> Prompt: Below are records to be output exactly, every one of them.

> Data section:
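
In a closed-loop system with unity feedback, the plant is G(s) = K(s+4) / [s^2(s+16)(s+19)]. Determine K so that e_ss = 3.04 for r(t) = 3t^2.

150

System type = 2 (two poles at s=0).
K_a = lim_{s→0} s^2·G(s) = K·4 / (16·19) = (1/76)·K.
e_ss = 6/K_a = 3.04 ⇒ K_a = 75/38 ⇒ K = (75/38)/(1/76) = 150.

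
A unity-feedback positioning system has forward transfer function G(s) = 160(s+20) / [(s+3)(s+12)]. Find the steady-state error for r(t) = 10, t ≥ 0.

90/809

The open loop has no poles at the origin → type 0 system.
K_p = lim_{s→0} G(s) = 160·20 / (3·12) = 800/9.
e_ss = 10/(1 + K_p) = 10/(809/9) = 90/809.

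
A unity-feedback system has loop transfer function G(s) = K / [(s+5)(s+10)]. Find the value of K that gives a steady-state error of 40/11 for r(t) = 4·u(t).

5

G(s) has no factors of s in the denominator, so the system is type 0.
K_p = lim_{s→0} G(s) = K / (5·10) = 0.02·K.
e_ss = 4/(1 + K_p) = 40/11 ⇒ 1 + 0.02·K = 1.1 ⇒ K = 5.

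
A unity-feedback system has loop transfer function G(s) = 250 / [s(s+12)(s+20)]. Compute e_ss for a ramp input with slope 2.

System type = 1 (one pole at s=0).
K_v = lim_{s→0} s·G(s) = 250 / (12·20) = 25/24.
e_ss = 2/K_v = 2/(25/24) = 1.92.

1.92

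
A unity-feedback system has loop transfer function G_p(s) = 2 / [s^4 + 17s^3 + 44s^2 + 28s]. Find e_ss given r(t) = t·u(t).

Lowest-order denominator term is 28s, so the open loop has 1 pole at the origin → type 1 system.
K_v = lim_{s→0} s·G_p(s) = 2 / 28 = 1/14.
e_ss = 1/K_v = 1/(1/14) = 14.

14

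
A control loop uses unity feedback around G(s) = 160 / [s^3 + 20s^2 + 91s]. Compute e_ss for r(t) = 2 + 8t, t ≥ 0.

4.55

Lowest-order denominator term is 91s, so the open loop has 1 pole at the origin → type 1 system. Taking each input component in turn:
  • 2: tracked with zero error.
  • 8t: e_ss = 8/K_v with K_v=160/91 → 4.55.
Total e_ss = 4.55.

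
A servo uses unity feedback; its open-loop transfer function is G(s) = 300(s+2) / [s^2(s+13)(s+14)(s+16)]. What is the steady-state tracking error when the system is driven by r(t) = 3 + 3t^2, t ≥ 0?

29.12

G(s) has two factors of s in the denominator, so the system is type 2. Taking each input component in turn:
  • 3: tracked with zero error.
  • 3t^2: e_ss = 6/K_a with K_a=75/364 → 29.12.
Total e_ss = 29.12.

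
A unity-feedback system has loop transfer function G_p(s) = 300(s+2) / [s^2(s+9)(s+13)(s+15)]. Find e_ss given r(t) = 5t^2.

Two free integrators in G_p(s): this is a type 2 system.
K_a = lim_{s→0} s^2·G_p(s) = 300·2 / (9·13·15) = 40/117.
r(t) = 5t^2 gives R(s) = 10/s^3.
e_ss = 10/K_a = 10/(40/117) = 29.25.

29.25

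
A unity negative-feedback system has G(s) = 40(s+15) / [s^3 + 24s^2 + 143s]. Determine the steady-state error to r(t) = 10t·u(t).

The denominator has no term below 143s — 1 pole at s=0, type 1.
K_v = lim_{s→0} s·G(s) = 40·15 / 143 = 600/143.
e_ss = 10/K_v = 10/(600/143) = 143/60.

143/60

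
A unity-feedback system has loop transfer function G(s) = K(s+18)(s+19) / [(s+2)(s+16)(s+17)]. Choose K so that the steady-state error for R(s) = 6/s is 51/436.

G(s) has no factors of s in the denominator, so the system is type 0.
K_p = lim_{s→0} G(s) = K·18·19 / (2·16·17) = (171/272)·K.
e_ss = 6/(1 + K_p) = 51/436 ⇒ 1 + (171/272)·K = 872/17 ⇒ K = 80.

80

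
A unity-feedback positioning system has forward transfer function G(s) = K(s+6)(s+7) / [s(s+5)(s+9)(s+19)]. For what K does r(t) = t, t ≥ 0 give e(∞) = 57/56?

20

System type = 1 (one pole at s=0).
K_v = lim_{s→0} s·G(s) = K·6·7 / (5·9·19) = (14/285)·K.
e_ss = 1/K_v = 57/56 ⇒ K_v = 56/57 ⇒ K = (56/57)/(14/285) = 20.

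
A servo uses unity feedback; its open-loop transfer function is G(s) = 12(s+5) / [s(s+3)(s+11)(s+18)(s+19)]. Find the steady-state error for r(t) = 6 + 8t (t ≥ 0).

1504.8

G(s) has one factor of s in the denominator, so the system is type 1. Treating each term separately:
  • 6: tracked with zero error.
  • 8t: e_ss = 8/K_v with K_v=10/1881 → 1504.8.
Total e_ss = 1504.8.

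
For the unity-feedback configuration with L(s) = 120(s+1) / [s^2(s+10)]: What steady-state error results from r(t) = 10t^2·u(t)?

5/3

The open loop has two poles at the origin → type 2 system.
K_a = lim_{s→0} s^2·L(s) = 120·1 / (10) = 12.
r(t) = 10t^2 gives R(s) = 20/s^3.
e_ss = 20/K_a = 20/12 = 5/3.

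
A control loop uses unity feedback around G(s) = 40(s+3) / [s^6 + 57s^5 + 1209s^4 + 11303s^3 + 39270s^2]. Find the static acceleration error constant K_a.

Factoring s^2 from the denominator leaves a polynomial with constant term 39270, so the system is type 2.
K_a = lim_{s→0} s^2·G(s) = 40·3 / 39270 = 4/1309.

4/1309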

> Reply to the task:
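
In a closed-loop system with unity feedback, the plant is G(s) = K(s+4) / [s^2(s+16)(s+19)]. Determine K so that e_ss = 3.04 for r(t) = 3t^2.

150

System type = 2 (two poles at s=0).
K_a = lim_{s→0} s^2·G(s) = K·4 / (16·19) = (1/76)·K.
e_ss = 6/K_a = 3.04 ⇒ K_a = 75/38 ⇒ K = (75/38)/(1/76) = 150.

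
A unity-feedback positioning system has forward transfer function G(s) = 160(s+20) / [(s+3)(s+12)]. Find the steady-state error for r(t) = 10, t ≥ 0.

90/809

The open loop has no poles at the origin → type 0 system.
K_p = lim_{s→0} G(s) = 160·20 / (3·12) = 800/9.
e_ss = 10/(1 + K_p) = 10/(809/9) = 90/809.

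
A unity-feedback system has loop transfer function G(s) = K / [(s+5)(s+10)]. Find the value of K that gives a steady-state error of 40/11 for r(t) = 4·u(t).

5

G(s) has no factors of s in the denominator, so the system is type 0.
K_p = lim_{s→0} G(s) = K / (5·10) = 0.02·K.
e_ss = 4/(1 + K_p) = 40/11 ⇒ 1 + 0.02·K = 1.1 ⇒ K = 5.

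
A unity-feedback system has loop transfer function G(s) = 250 / [s(s+12)(s+20)]. Compute e_ss for a ramp input with slope 2.

System type = 1 (one pole at s=0).
K_v = lim_{s→0} s·G(s) = 250 / (12·20) = 25/24.
e_ss = 2/K_v = 2/(25/24) = 1.92.

1.92

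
A unity-feedback system has loop transfer function G_p(s) = 2 / [s^4 + 17s^3 + 44s^2 + 28s]. Find e_ss given r(t) = t·u(t).

Lowest-order denominator term is 28s, so the open loop has 1 pole at the origin → type 1 system.
K_v = lim_{s→0} s·G_p(s) = 2 / 28 = 1/14.
e_ss = 1/K_v = 1/(1/14) = 14.

14

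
A control loop uses unity feedback around G(s) = 160 / [s^3 + 20s^2 + 91s]. Compute e_ss for r(t) = 2 + 8t, t ≥ 0.

4.55

Lowest-order denominator term is 91s, so the open loop has 1 pole at the origin → type 1 system. Taking each input component in turn:
  • 2: tracked with zero error.
  • 8t: e_ss = 8/K_v with K_v=160/91 → 4.55.
Total e_ss = 4.55.

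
A servo uses unity feedback; its open-loop transfer function is G(s) = 300(s+2) / [s^2(s+13)(s+14)(s+16)]. What is the steady-state tracking error when the system is driven by r(t) = 3 + 3t^2, t ≥ 0?

29.12

G(s) has two factors of s in the denominator, so the system is type 2. Taking each input component in turn:
  • 3: tracked with zero error.
  • 3t^2: e_ss = 6/K_a with K_a=75/364 → 29.12.
Total e_ss = 29.12.

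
A unity-feedback system has loop transfer function G_p(s) = 300(s+2) / [s^2(s+9)(s+13)(s+15)]. Find e_ss given r(t) = 5t^2.

Two free integrators in G_p(s): this is a type 2 system.
K_a = lim_{s→0} s^2·G_p(s) = 300·2 / (9·13·15) = 40/117.
r(t) = 5t^2 gives R(s) = 10/s^3.
e_ss = 10/K_a = 10/(40/117) = 29.25.

29.25

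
A unity negative-feedback system has G(s) = 40(s+15) / [s^3 + 24s^2 + 143s]. Determine the steady-state error to r(t) = 10t·u(t).

The denominator has no term below 143s — 1 pole at s=0, type 1.
K_v = lim_{s→0} s·G(s) = 40·15 / 143 = 600/143.
e_ss = 10/K_v = 10/(600/143) = 143/60.

143/60

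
A unity-feedback system has loop transfer function G(s) = K(s+18)(s+19) / [(s+2)(s+16)(s+17)]. Choose K so that the steady-state error for R(s) = 6/s is 51/436.

G(s) has no factors of s in the denominator, so the system is type 0.
K_p = lim_{s→0} G(s) = K·18·19 / (2·16·17) = (171/272)·K.
e_ss = 6/(1 + K_p) = 51/436 ⇒ 1 + (171/272)·K = 872/17 ⇒ K = 80.

80

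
A unity-feedback positioning system has forward transfer function G(s) = K(s+6)(s+7) / [s(s+5)(s+9)(s+19)]. For what K does r(t) = t, t ≥ 0 give e(∞) = 57/56?

20

System type = 1 (one pole at s=0).
K_v = lim_{s→0} s·G(s) = K·6·7 / (5·9·19) = (14/285)·K.
e_ss = 1/K_v = 57/56 ⇒ K_v = 56/57 ⇒ K = (56/57)/(14/285) = 20.

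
A servo uses unity feedback; its open-loop transfer function is G(s) = 12(s+5) / [s(s+3)(s+11)(s+18)(s+19)]. Find the steady-state error for r(t) = 6 + 8t (t ≥ 0).

1504.8

G(s) has one factor of s in the denominator, so the system is type 1. Treating each term separately:
  • 6: tracked with zero error.
  • 8t: e_ss = 8/K_v with K_v=10/1881 → 1504.8.
Total e_ss = 1504.8.

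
For the unity-feedback configuration with L(s) = 120(s+1) / [s^2(s+10)]: What steady-state error results from r(t) = 10t^2·u(t)?

5/3

The open loop has two poles at the origin → type 2 system.
K_a = lim_{s→0} s^2·L(s) = 120·1 / (10) = 12.
r(t) = 10t^2 gives R(s) = 20/s^3.
e_ss = 20/K_a = 20/12 = 5/3.

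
A control loop uses unity feedback around G(s) = 40(s+3) / [s^6 + 57s^5 + 1209s^4 + 11303s^3 + 39270s^2]. Find the static acceleration error constant K_a.

Factoring s^2 from the denominator leaves a polynomial with constant term 39270, so the system is type 2.
K_a = lim_{s→0} s^2·G(s) = 40·3 / 39270 = 4/1309.

4/1309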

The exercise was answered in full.